_What to work on:_ Reproduce the records that follow exactly as they are written.

_Data supplied:_
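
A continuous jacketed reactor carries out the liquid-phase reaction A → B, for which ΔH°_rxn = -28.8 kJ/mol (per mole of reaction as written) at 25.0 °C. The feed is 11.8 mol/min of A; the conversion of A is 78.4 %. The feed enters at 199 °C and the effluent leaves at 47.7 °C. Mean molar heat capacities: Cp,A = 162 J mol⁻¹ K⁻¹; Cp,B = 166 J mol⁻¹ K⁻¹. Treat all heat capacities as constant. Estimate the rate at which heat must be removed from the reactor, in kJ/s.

Q_out = 9.25 kJ/s

Extent of reaction ξ = 0.784 × 11.8 = 9.2512 mol/min
Reaction term: ξ·ΔH°_rxn = 9.2512 × -28.8 = -266.43 kJ/min
Sensible, feed 199→25 °C: -332.62 kJ/min
Outlet flows (mol/min): A 2.5488, B 9.2512
Sensible, products 25→47.7 °C: 44.233 kJ/min
Q = ΔH = -554.82 kJ/min = -9.247 kW
Heat removed = 9.247 kJ/s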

_Task response:_
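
A continuous jacketed reactor carries out the liquid-phase reaction A → B, for which ΔH°_rxn = -28.8 kJ/mol (per mole of reaction as written) at 25.0 °C. The feed is 11.8 mol/min of A; the conversion of A is 78.4 %. The feed enters at 199 °C and the effluent leaves at 47.7 °C. Mean molar heat capacities: Cp,A = 162 J mol⁻¹ K⁻¹; Cp,B = 166 J mol⁻¹ K⁻¹. Treat all heat capacities as constant. Estimate the rate at which heat must be removed from the reactor, in kJ/s.

Q_out = 9.25 kJ/s

Extent of reaction ξ = 0.784 × 11.8 = 9.2512 mol/min
Reaction term: ξ·ΔH°_rxn = 9.2512 × -28.8 = -266.43 kJ/min
Sensible, feed 199→25 °C: -332.62 kJ/min
Outlet flows (mol/min): A 2.5488, B 9.2512
Sensible, products 25→47.7 °C: 44.233 kJ/min
Q = ΔH = -554.82 kJ/min = -9.247 kW
Heat removed = 9.247 kJ/s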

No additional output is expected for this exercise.